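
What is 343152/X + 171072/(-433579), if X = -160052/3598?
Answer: -133837604260632/17348796527 ≈ -7714.5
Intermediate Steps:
X = -80026/1799 (X = -160052*1/3598 = -80026/1799 ≈ -44.484)
343152/X + 171072/(-433579) = 343152/(-80026/1799) + 171072/(-433579) = 343152*(-1799/80026) + 171072*(-1/433579) = -308665224/40013 - 171072/433579 = -133837604260632/17348796527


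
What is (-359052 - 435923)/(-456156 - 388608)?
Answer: 794975/844764 ≈ 0.94106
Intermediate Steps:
(-359052 - 435923)/(-456156 - 388608) = -794975/(-844764) = -794975*(-1/844764) = 794975/844764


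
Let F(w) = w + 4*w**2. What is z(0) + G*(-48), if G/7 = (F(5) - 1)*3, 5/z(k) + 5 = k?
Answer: -104833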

* * * * * * *

ASSIGNED TASK =
Please copy out each line of the material that contains the string "What".

EXERCISE RESULT =
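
What is 343152/X + 171072/(-433579), if X = -160052/3598?
What is (-359052 - 435923)/(-456156 - 388608)?
Let F(w) = w + 4*w**2. What is z(0) + G*(-48), if G/7 = (F(5) - 1)*3, 5/z(k) + 5 = k?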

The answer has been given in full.